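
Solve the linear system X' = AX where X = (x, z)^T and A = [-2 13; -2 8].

x(t) = -2C_1e^(3t)sin(t) + 3C_1e^(3t)cos(t) + 3C_2e^(3t)sin(t) + 2C_2e^(3t)cos(t), z(t) = -C_1e^(3t)sin(t) + C_1e^(3t)cos(t) + C_2e^(3t)sin(t) + C_2e^(3t)cos(t)

Coefficient matrix A = [[-2, 13], [-2, 8]].
Characteristic polynomial det(A - λI) = λ^2 - 6λ + 10 = 0.
Eigenvalues λ = 3 ± i (complex conjugate pair).
For λ=3+i: an eigenvector is (3,1) - i(-2,-1) = (3 + 2i, 1 + i).
A real fundamental pair from Re and Im of e^((3+i)t)v: X_1 = e^(3t)(cos(t)·(3,1) + sin(t)·(-2,-1)), X_2 = e^(3t)(sin(t)·(3,1) - cos(t)·(-2,-1)).
General solution: C_1X_1 + C_2X_2.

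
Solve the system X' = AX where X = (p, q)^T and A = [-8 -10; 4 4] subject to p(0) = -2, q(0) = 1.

p(t) = e^(-2t)sin(2t) - 2e^(-2t)cos(2t), q(t) = -e^(-2t)sin(2t) + e^(-2t)cos(2t)

Coefficient matrix A = [[-8, -10], [4, 4]].
Characteristic polynomial det(A - λI) = λ^2 + 4λ + 8 = 0.
Eigenvalues λ = -2 ± 2i (complex conjugate pair).
For λ=-2+2i: an eigenvector is (2,-1) - i(-1,1) = (2 + i, -1 - i).
A real fundamental pair from Re and Im of e^((-2+2i)t)v: X_1 = e^(-2t)(cos(2t)·(2,-1) + sin(2t)·(-1,1)), X_2 = e^(-2t)(sin(2t)·(2,-1) - cos(2t)·(-1,1)).
General solution: K_1X_1 + K_2X_2.
Applying p(0)=-2, q(0)=1 gives K_1=-1, K_2=0.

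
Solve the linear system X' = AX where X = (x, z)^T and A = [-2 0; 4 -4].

Coefficient matrix A = [[-2, 0], [4, -4]].
Characteristic polynomial det(A - λI) = λ^2 + 6λ + 8 = 0.
Eigenvalues λ = -4, -2.
For λ=-4: (A-λI) row 1 is [2, 0], so an eigenvector is (0, 1).
For λ=-2: (A-λI) row 2 is [4, -2], so an eigenvector is (-1, -2).
General solution: K_1e^(-4t)(0,1) + K_2e^(-2t)(-1,-2).

x(t) = -K_2e^(-2t), z(t) = K_1e^(-4t) - 2K_2e^(-2t)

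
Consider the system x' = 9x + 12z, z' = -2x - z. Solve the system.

Coefficient matrix A = [[9, 12], [-2, -1]].
Characteristic polynomial det(A - λI) = λ^2 - 8λ + 15 = 0.
Eigenvalues λ = 3, 5.
For λ=3: (A-λI) row 1 is [6, 12], so an eigenvector is (2, -1).
For λ=5: (A-λI) row 1 is [4, 12], so an eigenvector is (-3, 1).
General solution: K_1e^(3t)(2,-1) + K_2e^(5t)(-3,1).

x(t) = 2K_1e^(3t) - 3K_2e^(5t), z(t) = -K_1e^(3t) + K_2e^(5t)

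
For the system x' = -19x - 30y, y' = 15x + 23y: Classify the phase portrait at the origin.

A = [[-19,-30],[15,23]]; det(A-λI) = λ^2 - 4λ + 13.
λ = 2 ± 3i: positive real part.

unstable spiral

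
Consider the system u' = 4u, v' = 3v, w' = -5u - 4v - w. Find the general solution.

u(t) = K_2e^(4t), v(t) = K_1e^(3t), w(t) = -K_1e^(3t) - K_2e^(4t) + K_3e^(-t)

Coefficient matrix A = [[4, 0, 0], [0, 3, 0], [-5, -4, -1]].
det(A - λI) = 0 gives eigenvalues λ = 3, 4, -1.
For λ=3: eigenvector (0,1,-1).
For λ=4: eigenvector (1,0,-1).
For λ=-1: eigenvector (0,0,1).
General solution: K_1e^(3t)(0,1,-1) + K_2e^(4t)(1,0,-1) + K_3e^(-t)(0,0,1).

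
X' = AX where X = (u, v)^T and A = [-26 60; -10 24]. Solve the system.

u(t) = -2C_1e^(4t) - 3C_2e^(-6t), v(t) = -C_1e^(4t) - C_2e^(-6t)

Coefficient matrix A = [[-26, 60], [-10, 24]].
Characteristic polynomial det(A - λI) = λ^2 + 2λ - 24 = 0.
Eigenvalues λ = 4, -6.
For λ=4: (A-λI) row 1 is [-30, 60], so an eigenvector is (-2, -1).
For λ=-6: (A-λI) row 1 is [-20, 60], so an eigenvector is (-3, -1).
General solution: C_1e^(4t)(-2,-1) + C_2e^(-6t)(-3,-1).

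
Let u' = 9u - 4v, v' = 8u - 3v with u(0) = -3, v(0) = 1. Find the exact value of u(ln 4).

A = [[9,-4],[8,-3]]; eigenvalues λ = 1, 5.
Eigenvectors: (1,2) for λ=1, (-1,-1) for λ=5.
From the initial condition, c_1 = 4, c_2 = 7.
u(ln 4) = (4)(4^1)(1) + (7)(4^5)(-1) = -7152.

-7152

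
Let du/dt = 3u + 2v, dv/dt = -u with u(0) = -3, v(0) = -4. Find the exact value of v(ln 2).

A = [[3,2],[-1,0]]; eigenvalues λ = 2, 1.
Eigenvectors: (-2,1) for λ=2, (-1,1) for λ=1.
From the initial condition, c_1 = 7, c_2 = -11.
v(ln 2) = (7)(2^2)(1) + (-11)(2^1)(1) = 6.

6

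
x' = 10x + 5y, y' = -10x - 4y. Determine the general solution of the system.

x(t) = C_1e^(3t)sin(t) - 2C_1e^(3t)cos(t) - 2C_2e^(3t)sin(t) - C_2e^(3t)cos(t), y(t) = -C_1e^(3t)sin(t) + 3C_1e^(3t)cos(t) + 3C_2e^(3t)sin(t) + C_2e^(3t)cos(t)

Coefficient matrix A = [[10, 5], [-10, -4]].
Characteristic polynomial det(A - λI) = λ^2 - 6λ + 10 = 0.
Eigenvalues λ = 3 ± i (complex conjugate pair).
For λ=3+i: an eigenvector is (-2,3) - i(1,-1) = (-2 - i, 3 + i).
A real fundamental pair from Re and Im of e^((3+i)t)v: X_1 = e^(3t)(cos(t)·(-2,3) + sin(t)·(1,-1)), X_2 = e^(3t)(sin(t)·(-2,3) - cos(t)·(1,-1)).
General solution: C_1X_1 + C_2X_2.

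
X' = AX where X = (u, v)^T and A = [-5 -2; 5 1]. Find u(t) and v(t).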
= = = = =
WHAT THE EXERCISE ASKS:
Output the entries exactly. Leave nothing out.

TASK SOLUTION:
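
Solve the linear system X' = AX where X = (x, z)^T and A = [-2 13; -2 8].

x(t) = -2C_1e^(3t)sin(t) + 3C_1e^(3t)cos(t) + 3C_2e^(3t)sin(t) + 2C_2e^(3t)cos(t), z(t) = -C_1e^(3t)sin(t) + C_1e^(3t)cos(t) + C_2e^(3t)sin(t) + C_2e^(3t)cos(t)

Coefficient matrix A = [[-2, 13], [-2, 8]].
Characteristic polynomial det(A - λI) = λ^2 - 6λ + 10 = 0.
Eigenvalues λ = 3 ± i (complex conjugate pair).
For λ=3+i: an eigenvector is (3,1) - i(-2,-1) = (3 + 2i, 1 + i).
A real fundamental pair from Re and Im of e^((3+i)t)v: X_1 = e^(3t)(cos(t)·(3,1) + sin(t)·(-2,-1)), X_2 = e^(3t)(sin(t)·(3,1) - cos(t)·(-2,-1)).
General solution: C_1X_1 + C_2X_2.

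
Solve the system X' = AX where X = (p, q)^T and A = [-8 -10; 4 4] subject to p(0) = -2, q(0) = 1.

p(t) = e^(-2t)sin(2t) - 2e^(-2t)cos(2t), q(t) = -e^(-2t)sin(2t) + e^(-2t)cos(2t)

Coefficient matrix A = [[-8, -10], [4, 4]].
Characteristic polynomial det(A - λI) = λ^2 + 4λ + 8 = 0.
Eigenvalues λ = -2 ± 2i (complex conjugate pair).
For λ=-2+2i: an eigenvector is (2,-1) - i(-1,1) = (2 + i, -1 - i).
A real fundamental pair from Re and Im of e^((-2+2i)t)v: X_1 = e^(-2t)(cos(2t)·(2,-1) + sin(2t)·(-1,1)), X_2 = e^(-2t)(sin(2t)·(2,-1) - cos(2t)·(-1,1)).
General solution: K_1X_1 + K_2X_2.
Applying p(0)=-2, q(0)=1 gives K_1=-1, K_2=0.

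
Solve the linear system X' = AX where X = (x, z)^T and A = [-2 0; 4 -4].

Coefficient matrix A = [[-2, 0], [4, -4]].
Characteristic polynomial det(A - λI) = λ^2 + 6λ + 8 = 0.
Eigenvalues λ = -4, -2.
For λ=-4: (A-λI) row 1 is [2, 0], so an eigenvector is (0, 1).
For λ=-2: (A-λI) row 2 is [4, -2], so an eigenvector is (-1, -2).
General solution: K_1e^(-4t)(0,1) + K_2e^(-2t)(-1,-2).

x(t) = -K_2e^(-2t), z(t) = K_1e^(-4t) - 2K_2e^(-2t)

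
Consider the system x' = 9x + 12z, z' = -2x - z. Solve the system.

Coefficient matrix A = [[9, 12], [-2, -1]].
Characteristic polynomial det(A - λI) = λ^2 - 8λ + 15 = 0.
Eigenvalues λ = 3, 5.
For λ=3: (A-λI) row 1 is [6, 12], so an eigenvector is (2, -1).
For λ=5: (A-λI) row 1 is [4, 12], so an eigenvector is (-3, 1).
General solution: K_1e^(3t)(2,-1) + K_2e^(5t)(-3,1).

x(t) = 2K_1e^(3t) - 3K_2e^(5t), z(t) = -K_1e^(3t) + K_2e^(5t)

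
For the system x' = -19x - 30y, y' = 15x + 23y: Classify the phase portrait at the origin.

A = [[-19,-30],[15,23]]; det(A-λI) = λ^2 - 4λ + 13.
λ = 2 ± 3i: positive real part.

unstable spiral

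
Consider the system u' = 4u, v' = 3v, w' = -5u - 4v - w. Find the general solution.

u(t) = K_2e^(4t), v(t) = K_1e^(3t), w(t) = -K_1e^(3t) - K_2e^(4t) + K_3e^(-t)

Coefficient matrix A = [[4, 0, 0], [0, 3, 0], [-5, -4, -1]].
det(A - λI) = 0 gives eigenvalues λ = 3, 4, -1.
For λ=3: eigenvector (0,1,-1).
For λ=4: eigenvector (1,0,-1).
For λ=-1: eigenvector (0,0,1).
General solution: K_1e^(3t)(0,1,-1) + K_2e^(4t)(1,0,-1) + K_3e^(-t)(0,0,1).

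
X' = AX where X = (u, v)^T and A = [-26 60; -10 24]. Solve the system.

u(t) = -2C_1e^(4t) - 3C_2e^(-6t), v(t) = -C_1e^(4t) - C_2e^(-6t)

Coefficient matrix A = [[-26, 60], [-10, 24]].
Characteristic polynomial det(A - λI) = λ^2 + 2λ - 24 = 0.
Eigenvalues λ = 4, -6.
For λ=4: (A-λI) row 1 is [-30, 60], so an eigenvector is (-2, -1).
For λ=-6: (A-λI) row 1 is [-20, 60], so an eigenvector is (-3, -1).
General solution: C_1e^(4t)(-2,-1) + C_2e^(-6t)(-3,-1).

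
Let u' = 9u - 4v, v' = 8u - 3v with u(0) = -3, v(0) = 1. Find the exact value of u(ln 4).

A = [[9,-4],[8,-3]]; eigenvalues λ = 1, 5.
Eigenvectors: (1,2) for λ=1, (-1,-1) for λ=5.
From the initial condition, c_1 = 4, c_2 = 7.
u(ln 4) = (4)(4^1)(1) + (7)(4^5)(-1) = -7152.

-7152

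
Let du/dt = 3u + 2v, dv/dt = -u with u(0) = -3, v(0) = -4. Find the exact value of v(ln 2).

A = [[3,2],[-1,0]]; eigenvalues λ = 2, 1.
Eigenvectors: (-2,1) for λ=2, (-1,1) for λ=1.
From the initial condition, c_1 = 7, c_2 = -11.
v(ln 2) = (7)(2^2)(1) + (-11)(2^1)(1) = 6.

6

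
x' = 10x + 5y, y' = -10x - 4y. Determine the general solution of the system.

x(t) = C_1e^(3t)sin(t) - 2C_1e^(3t)cos(t) - 2C_2e^(3t)sin(t) - C_2e^(3t)cos(t), y(t) = -C_1e^(3t)sin(t) + 3C_1e^(3t)cos(t) + 3C_2e^(3t)sin(t) + C_2e^(3t)cos(t)

Coefficient matrix A = [[10, 5], [-10, -4]].
Characteristic polynomial det(A - λI) = λ^2 - 6λ + 10 = 0.
Eigenvalues λ = 3 ± i (complex conjugate pair).
For λ=3+i: an eigenvector is (-2,3) - i(1,-1) = (-2 - i, 3 + i).
A real fundamental pair from Re and Im of e^((3+i)t)v: X_1 = e^(3t)(cos(t)·(-2,3) + sin(t)·(1,-1)), X_2 = e^(3t)(sin(t)·(-2,3) - cos(t)·(1,-1)).
General solution: C_1X_1 + C_2X_2.

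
X' = AX where X = (u, v)^T and A = [-5 -2; 5 1]. Find u(t) and v(t).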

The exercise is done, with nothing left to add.